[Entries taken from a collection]
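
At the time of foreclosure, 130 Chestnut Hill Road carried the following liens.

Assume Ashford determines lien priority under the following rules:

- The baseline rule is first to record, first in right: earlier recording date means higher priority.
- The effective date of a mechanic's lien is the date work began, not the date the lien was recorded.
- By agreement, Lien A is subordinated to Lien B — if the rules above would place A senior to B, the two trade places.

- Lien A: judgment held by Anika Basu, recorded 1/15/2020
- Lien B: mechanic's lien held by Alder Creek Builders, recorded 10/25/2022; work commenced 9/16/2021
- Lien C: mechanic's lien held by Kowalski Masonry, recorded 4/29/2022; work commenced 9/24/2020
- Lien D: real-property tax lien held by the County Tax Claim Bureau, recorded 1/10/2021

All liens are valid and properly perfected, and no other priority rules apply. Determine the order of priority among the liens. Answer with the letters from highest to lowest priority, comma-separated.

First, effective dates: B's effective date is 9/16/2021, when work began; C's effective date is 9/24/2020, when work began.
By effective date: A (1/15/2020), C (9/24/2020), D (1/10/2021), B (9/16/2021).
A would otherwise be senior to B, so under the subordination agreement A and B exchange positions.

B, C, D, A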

= Instructions to follow =
Transcribe all of the data exactly, leaving no line out.

= Task solution =
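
At the time of foreclosure, 130 Chestnut Hill Road carried the following liens.

Assume Ashford determines lien priority under the following rules:

- The baseline rule is first to record, first in right: earlier recording date means higher priority.
- The effective date of a mechanic's lien is the date work began, not the date the lien was recorded.
- By agreement, Lien A is subordinated to Lien B — if the rules above would place A senior to B, the two trade places.

- Lien A: judgment held by Anika Basu, recorded 1/15/2020
- Lien B: mechanic's lien held by Alder Creek Builders, recorded 10/25/2022; work commenced 9/16/2021
- Lien C: mechanic's lien held by Kowalski Masonry, recorded 4/29/2022; work commenced 9/24/2020
- Lien D: real-property tax lien held by the County Tax Claim Bureau, recorded 1/10/2021

All liens are valid and properly perfected, and no other priority rules apply. Determine the order of priority among the liens. Answer with the letters from highest to lowest priority, comma-separated.

First, effective dates: B's effective date is 9/16/2021, when work began; C's effective date is 9/24/2020, when work began.
By effective date: A (1/15/2020), C (9/24/2020), D (1/10/2021), B (9/16/2021).
A would otherwise be senior to B, so under the subordination agreement A and B exchange positions.

B, C, D, A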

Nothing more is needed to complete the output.